§ **Problem details**: Lines where the string "claims" appears are to be copied from the entries below.

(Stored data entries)
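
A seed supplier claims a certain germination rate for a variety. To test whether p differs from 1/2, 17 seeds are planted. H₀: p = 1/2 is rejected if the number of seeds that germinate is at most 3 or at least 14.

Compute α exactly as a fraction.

The significance level is the null-hypothesis probability of the rejection region {≤3} ∪ {≥14}.
The two tails are symmetric, so α = 2·(1 + 17 + 136 + 680)/2^17 = 1668/131072 = 417/32768.

417/32768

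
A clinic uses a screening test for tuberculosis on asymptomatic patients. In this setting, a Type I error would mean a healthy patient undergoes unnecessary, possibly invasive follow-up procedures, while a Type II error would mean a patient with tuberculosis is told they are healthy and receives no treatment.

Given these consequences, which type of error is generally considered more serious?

Type II error

The Type II consequence (a patient with tuberculosis is told they are healthy and receives no treatment) is more severe than the Type I consequence (a healthy patient undergoes unnecessary, possibly invasive follow-up procedures).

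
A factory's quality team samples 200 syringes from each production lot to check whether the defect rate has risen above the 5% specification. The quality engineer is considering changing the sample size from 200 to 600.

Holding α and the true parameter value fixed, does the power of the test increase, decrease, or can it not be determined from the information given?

More data shrinks sampling variability; the test statistic under Ha concentrates further from the null value, making rejection more likely.
Since power = 1 − β and β decreases, power increases.

It increases.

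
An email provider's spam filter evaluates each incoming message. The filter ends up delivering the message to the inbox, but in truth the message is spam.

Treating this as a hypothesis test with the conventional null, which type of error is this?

The null hypothesis here is that the message is legitimate (not spam).
'Delivering the message to the inbox' corresponds to failing to reject H₀.
H₀ was not rejected but H₀ is false — a Type II error (false negative).

Type II error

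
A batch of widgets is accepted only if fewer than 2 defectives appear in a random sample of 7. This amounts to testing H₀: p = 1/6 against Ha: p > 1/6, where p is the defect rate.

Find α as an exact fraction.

α = P(reject H₀ | H₀ true) = P(K ≥ 2 | p = 1/6), K ~ Binomial(7, 1/6).
α = 1 − P(K ≤ 1) = 1 − 15625/23328 = 7703/23328.

7703/23328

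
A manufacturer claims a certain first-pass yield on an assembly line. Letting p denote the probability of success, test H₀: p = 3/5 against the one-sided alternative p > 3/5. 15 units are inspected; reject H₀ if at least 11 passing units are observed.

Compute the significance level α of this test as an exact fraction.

6630789357/30517578125

α = P(reject H₀ | H₀ true) = P(K ≥ 11 | p = 3/5), with K ~ Binomial(15, 3/5).
P(K ≥ 11) = Σ_{j=11}^{15} C(15,j)·(3/5)^j·(2/5)^{15-j} = 6630789357/30517578125.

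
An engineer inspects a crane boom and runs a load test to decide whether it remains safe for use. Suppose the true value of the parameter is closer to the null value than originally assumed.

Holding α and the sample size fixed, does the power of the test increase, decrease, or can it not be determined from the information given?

A smaller departure from H₀ means the test statistic under Ha is distributed closer to where it would be under H₀; rejection becomes less likely.
Since power = 1 − β and β increases, power decreases.

It decreases.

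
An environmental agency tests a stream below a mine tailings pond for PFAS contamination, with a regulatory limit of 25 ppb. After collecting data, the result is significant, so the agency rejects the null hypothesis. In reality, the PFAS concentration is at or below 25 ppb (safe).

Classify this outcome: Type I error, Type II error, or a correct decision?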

§ **Your solution**:
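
A seed supplier claims a certain germination rate for a variety. To test whether p differs from 1/2, 17 seeds are planted. H₀: p = 1/2 is rejected if the number of seeds that germinate is at most 3 or at least 14.
A manufacturer claims a certain first-pass yield on an assembly line. Letting p denote the probability of success, test H₀: p = 3/5 against the one-sided alternative p > 3/5. 15 units are inspected; reject H₀ if at least 11 passing units are observed.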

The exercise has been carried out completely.